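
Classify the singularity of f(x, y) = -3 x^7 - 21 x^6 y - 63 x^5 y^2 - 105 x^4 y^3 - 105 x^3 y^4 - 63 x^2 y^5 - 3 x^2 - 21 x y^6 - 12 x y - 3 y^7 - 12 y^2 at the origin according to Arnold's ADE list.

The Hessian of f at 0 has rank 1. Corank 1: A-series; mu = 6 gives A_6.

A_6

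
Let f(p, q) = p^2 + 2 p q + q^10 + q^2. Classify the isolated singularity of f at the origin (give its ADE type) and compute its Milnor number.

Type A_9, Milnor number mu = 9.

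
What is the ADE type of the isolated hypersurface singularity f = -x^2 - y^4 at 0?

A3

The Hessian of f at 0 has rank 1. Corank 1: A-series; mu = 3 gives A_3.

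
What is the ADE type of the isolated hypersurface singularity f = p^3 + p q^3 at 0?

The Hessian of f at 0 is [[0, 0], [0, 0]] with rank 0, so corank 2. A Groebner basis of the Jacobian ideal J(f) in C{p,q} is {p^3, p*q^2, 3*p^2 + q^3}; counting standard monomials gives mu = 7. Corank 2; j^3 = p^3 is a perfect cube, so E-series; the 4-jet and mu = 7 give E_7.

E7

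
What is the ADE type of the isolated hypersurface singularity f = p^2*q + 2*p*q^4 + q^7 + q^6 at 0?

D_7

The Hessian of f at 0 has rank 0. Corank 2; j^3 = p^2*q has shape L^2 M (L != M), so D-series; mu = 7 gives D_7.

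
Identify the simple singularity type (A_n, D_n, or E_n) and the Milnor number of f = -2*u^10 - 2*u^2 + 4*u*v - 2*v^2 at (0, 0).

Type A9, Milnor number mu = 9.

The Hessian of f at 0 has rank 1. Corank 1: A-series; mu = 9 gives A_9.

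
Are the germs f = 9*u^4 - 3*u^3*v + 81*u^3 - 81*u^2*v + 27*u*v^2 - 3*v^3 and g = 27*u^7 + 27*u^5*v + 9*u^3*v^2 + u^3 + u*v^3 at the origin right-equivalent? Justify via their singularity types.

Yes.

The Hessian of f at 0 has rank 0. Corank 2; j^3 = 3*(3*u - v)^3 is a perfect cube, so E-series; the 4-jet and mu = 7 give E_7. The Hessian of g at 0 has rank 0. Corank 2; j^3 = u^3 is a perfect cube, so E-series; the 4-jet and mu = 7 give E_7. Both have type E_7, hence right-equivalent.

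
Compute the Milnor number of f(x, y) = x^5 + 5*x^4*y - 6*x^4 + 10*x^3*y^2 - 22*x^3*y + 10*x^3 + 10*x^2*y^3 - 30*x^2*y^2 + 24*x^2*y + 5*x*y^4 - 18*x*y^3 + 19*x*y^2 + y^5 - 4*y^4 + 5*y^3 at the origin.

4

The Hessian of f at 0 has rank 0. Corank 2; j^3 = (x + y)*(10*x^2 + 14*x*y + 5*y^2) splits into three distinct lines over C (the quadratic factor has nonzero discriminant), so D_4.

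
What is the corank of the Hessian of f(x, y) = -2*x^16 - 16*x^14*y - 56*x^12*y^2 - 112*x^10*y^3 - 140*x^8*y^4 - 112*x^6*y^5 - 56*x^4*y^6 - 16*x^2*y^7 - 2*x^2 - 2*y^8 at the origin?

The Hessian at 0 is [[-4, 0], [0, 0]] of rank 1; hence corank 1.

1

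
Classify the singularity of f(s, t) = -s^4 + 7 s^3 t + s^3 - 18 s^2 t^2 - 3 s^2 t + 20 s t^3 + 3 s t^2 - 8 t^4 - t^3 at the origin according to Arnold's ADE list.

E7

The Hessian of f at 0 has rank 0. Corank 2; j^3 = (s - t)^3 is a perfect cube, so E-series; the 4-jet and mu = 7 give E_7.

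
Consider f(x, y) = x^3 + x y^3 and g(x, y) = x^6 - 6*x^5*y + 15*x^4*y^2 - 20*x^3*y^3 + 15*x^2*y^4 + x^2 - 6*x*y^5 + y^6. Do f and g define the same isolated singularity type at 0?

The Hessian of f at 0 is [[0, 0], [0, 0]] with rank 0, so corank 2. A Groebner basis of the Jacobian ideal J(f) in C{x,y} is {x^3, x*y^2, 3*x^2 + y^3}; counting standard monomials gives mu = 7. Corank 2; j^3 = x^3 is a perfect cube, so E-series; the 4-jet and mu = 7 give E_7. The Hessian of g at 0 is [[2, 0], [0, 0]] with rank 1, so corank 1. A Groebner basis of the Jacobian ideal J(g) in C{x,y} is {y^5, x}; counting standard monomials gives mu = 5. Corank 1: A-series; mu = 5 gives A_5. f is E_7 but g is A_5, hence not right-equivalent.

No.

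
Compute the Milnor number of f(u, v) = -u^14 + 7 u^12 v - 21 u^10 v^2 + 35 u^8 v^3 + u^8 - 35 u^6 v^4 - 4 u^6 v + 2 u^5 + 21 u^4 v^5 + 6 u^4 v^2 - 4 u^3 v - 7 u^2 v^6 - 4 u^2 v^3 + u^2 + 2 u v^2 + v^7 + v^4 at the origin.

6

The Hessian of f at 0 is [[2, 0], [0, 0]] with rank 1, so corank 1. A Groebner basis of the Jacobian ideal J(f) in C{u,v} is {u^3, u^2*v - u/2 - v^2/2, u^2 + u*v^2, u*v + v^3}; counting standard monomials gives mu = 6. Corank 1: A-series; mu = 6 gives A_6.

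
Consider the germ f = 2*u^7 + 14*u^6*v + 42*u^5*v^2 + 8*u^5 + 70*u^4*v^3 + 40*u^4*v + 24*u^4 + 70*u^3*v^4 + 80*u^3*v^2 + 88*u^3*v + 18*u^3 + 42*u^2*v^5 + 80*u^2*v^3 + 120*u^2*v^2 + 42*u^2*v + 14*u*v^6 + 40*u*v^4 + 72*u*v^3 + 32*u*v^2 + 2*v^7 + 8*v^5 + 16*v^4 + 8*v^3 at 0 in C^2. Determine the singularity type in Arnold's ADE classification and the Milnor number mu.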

YOUR INSTRUCTIONS: Print every record exactly as it was given.

ANSWER SPACE:
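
Classify the singularity of f(x, y) = -3 x^7 - 21 x^6 y - 63 x^5 y^2 - 105 x^4 y^3 - 105 x^3 y^4 - 63 x^2 y^5 - 3 x^2 - 21 x y^6 - 12 x y - 3 y^7 - 12 y^2 at the origin according to Arnold's ADE list.

The Hessian of f at 0 has rank 1. Corank 1: A-series; mu = 6 gives A_6.

A_6

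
Let f(p, q) = p^2 + 2 p q + q^10 + q^2. Classify the isolated singularity of f at the origin (give its ADE type) and compute its Milnor number.

Type A_9, Milnor number mu = 9.

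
What is the ADE type of the isolated hypersurface singularity f = -x^2 - y^4 at 0?

A3

The Hessian of f at 0 has rank 1. Corank 1: A-series; mu = 3 gives A_3.

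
What is the ADE type of the isolated hypersurface singularity f = p^3 + p q^3 at 0?

The Hessian of f at 0 is [[0, 0], [0, 0]] with rank 0, so corank 2. A Groebner basis of the Jacobian ideal J(f) in C{p,q} is {p^3, p*q^2, 3*p^2 + q^3}; counting standard monomials gives mu = 7. Corank 2; j^3 = p^3 is a perfect cube, so E-series; the 4-jet and mu = 7 give E_7.

E7

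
What is the ADE type of the isolated hypersurface singularity f = p^2*q + 2*p*q^4 + q^7 + q^6 at 0?

D_7

The Hessian of f at 0 has rank 0. Corank 2; j^3 = p^2*q has shape L^2 M (L != M), so D-series; mu = 7 gives D_7.

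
Identify the simple singularity type (A_n, D_n, or E_n) and the Milnor number of f = -2*u^10 - 2*u^2 + 4*u*v - 2*v^2 at (0, 0).

Type A9, Milnor number mu = 9.

The Hessian of f at 0 has rank 1. Corank 1: A-series; mu = 9 gives A_9.

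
Are the germs f = 9*u^4 - 3*u^3*v + 81*u^3 - 81*u^2*v + 27*u*v^2 - 3*v^3 and g = 27*u^7 + 27*u^5*v + 9*u^3*v^2 + u^3 + u*v^3 at the origin right-equivalent? Justify via their singularity types.

Yes.

The Hessian of f at 0 has rank 0. Corank 2; j^3 = 3*(3*u - v)^3 is a perfect cube, so E-series; the 4-jet and mu = 7 give E_7. The Hessian of g at 0 has rank 0. Corank 2; j^3 = u^3 is a perfect cube, so E-series; the 4-jet and mu = 7 give E_7. Both have type E_7, hence right-equivalent.

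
Compute the Milnor number of f(x, y) = x^5 + 5*x^4*y - 6*x^4 + 10*x^3*y^2 - 22*x^3*y + 10*x^3 + 10*x^2*y^3 - 30*x^2*y^2 + 24*x^2*y + 5*x*y^4 - 18*x*y^3 + 19*x*y^2 + y^5 - 4*y^4 + 5*y^3 at the origin.

4

The Hessian of f at 0 has rank 0. Corank 2; j^3 = (x + y)*(10*x^2 + 14*x*y + 5*y^2) splits into three distinct lines over C (the quadratic factor has nonzero discriminant), so D_4.

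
What is the corank of the Hessian of f(x, y) = -2*x^16 - 16*x^14*y - 56*x^12*y^2 - 112*x^10*y^3 - 140*x^8*y^4 - 112*x^6*y^5 - 56*x^4*y^6 - 16*x^2*y^7 - 2*x^2 - 2*y^8 at the origin?

The Hessian at 0 is [[-4, 0], [0, 0]] of rank 1; hence corank 1.

1

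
Classify the singularity of f(s, t) = -s^4 + 7 s^3 t + s^3 - 18 s^2 t^2 - 3 s^2 t + 20 s t^3 + 3 s t^2 - 8 t^4 - t^3 at the origin according to Arnold's ADE list.

E7

The Hessian of f at 0 has rank 0. Corank 2; j^3 = (s - t)^3 is a perfect cube, so E-series; the 4-jet and mu = 7 give E_7.

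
Consider f(x, y) = x^3 + x y^3 and g(x, y) = x^6 - 6*x^5*y + 15*x^4*y^2 - 20*x^3*y^3 + 15*x^2*y^4 + x^2 - 6*x*y^5 + y^6. Do f and g define the same isolated singularity type at 0?

The Hessian of f at 0 is [[0, 0], [0, 0]] with rank 0, so corank 2. A Groebner basis of the Jacobian ideal J(f) in C{x,y} is {x^3, x*y^2, 3*x^2 + y^3}; counting standard monomials gives mu = 7. Corank 2; j^3 = x^3 is a perfect cube, so E-series; the 4-jet and mu = 7 give E_7. The Hessian of g at 0 is [[2, 0], [0, 0]] with rank 1, so corank 1. A Groebner basis of the Jacobian ideal J(g) in C{x,y} is {y^5, x}; counting standard monomials gives mu = 5. Corank 1: A-series; mu = 5 gives A_5. f is E_7 but g is A_5, hence not right-equivalent.

No.

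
Compute the Milnor number of f(u, v) = -u^14 + 7 u^12 v - 21 u^10 v^2 + 35 u^8 v^3 + u^8 - 35 u^6 v^4 - 4 u^6 v + 2 u^5 + 21 u^4 v^5 + 6 u^4 v^2 - 4 u^3 v - 7 u^2 v^6 - 4 u^2 v^3 + u^2 + 2 u v^2 + v^7 + v^4 at the origin.

6

The Hessian of f at 0 is [[2, 0], [0, 0]] with rank 1, so corank 1. A Groebner basis of the Jacobian ideal J(f) in C{u,v} is {u^3, u^2*v - u/2 - v^2/2, u^2 + u*v^2, u*v + v^3}; counting standard monomials gives mu = 6. Corank 1: A-series; mu = 6 gives A_6.

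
Consider the germ f = 2*u^7 + 14*u^6*v + 42*u^5*v^2 + 8*u^5 + 70*u^4*v^3 + 40*u^4*v + 24*u^4 + 70*u^3*v^4 + 80*u^3*v^2 + 88*u^3*v + 18*u^3 + 42*u^2*v^5 + 80*u^2*v^3 + 120*u^2*v^2 + 42*u^2*v + 14*u*v^6 + 40*u*v^4 + 72*u*v^3 + 32*u*v^2 + 2*v^7 + 8*v^5 + 16*v^4 + 8*v^3 at 0 in C^2. Determine the singularity type in Arnold's ADE classification and the Milnor number mu.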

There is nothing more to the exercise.